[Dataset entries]
::::
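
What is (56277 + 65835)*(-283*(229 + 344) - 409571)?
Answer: -69815093760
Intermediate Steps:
(56277 + 65835)*(-283*(229 + 344) - 409571) = 122112*(-283*573 - 409571) = 122112*(-162159 - 409571) = 122112*(-571730) = -69815093760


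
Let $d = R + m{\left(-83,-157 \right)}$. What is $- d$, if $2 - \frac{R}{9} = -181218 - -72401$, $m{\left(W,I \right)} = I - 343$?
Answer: $-978871$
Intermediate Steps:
$m{\left(W,I \right)} = -343 + I$
$R = 979371$ ($R = 18 - 9 \left(-181218 - -72401\right) = 18 - 9 \left(-181218 + 72401\right) = 18 - -979353 = 18 + 979353 = 979371$)
$d = 978871$ ($d = 979371 - 500 = 978871$)
$- d = \left(-1\right) 978871 = -978871$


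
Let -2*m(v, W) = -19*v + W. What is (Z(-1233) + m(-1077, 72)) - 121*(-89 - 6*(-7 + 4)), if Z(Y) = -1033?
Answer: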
::::
→ **Work instruction**
I'd like all of the entries written out again exactly as they appear above.

→ **Exercise result**
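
What is (56277 + 65835)*(-283*(229 + 344) - 409571)?
Answer: -69815093760
Intermediate Steps:
(56277 + 65835)*(-283*(229 + 344) - 409571) = 122112*(-283*573 - 409571) = 122112*(-162159 - 409571) = 122112*(-571730) = -69815093760


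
Let $d = R + m{\left(-83,-157 \right)}$. What is $- d$, if $2 - \frac{R}{9} = -181218 - -72401$, $m{\left(W,I \right)} = I - 343$?
Answer: $-978871$
Intermediate Steps:
$m{\left(W,I \right)} = -343 + I$
$R = 979371$ ($R = 18 - 9 \left(-181218 - -72401\right) = 18 - 9 \left(-181218 + 72401\right) = 18 - -979353 = 18 + 979353 = 979371$)
$d = 978871$ ($d = 979371 - 500 = 978871$)
$- d = \left(-1\right) 978871 = -978871$


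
Let -2*m(v, W) = -19*v + W. What is (Z(-1233) + m(-1077, 72)) - 121*(-89 - 6*(-7 + 4)), if Z(Y) = -1033?
Answer: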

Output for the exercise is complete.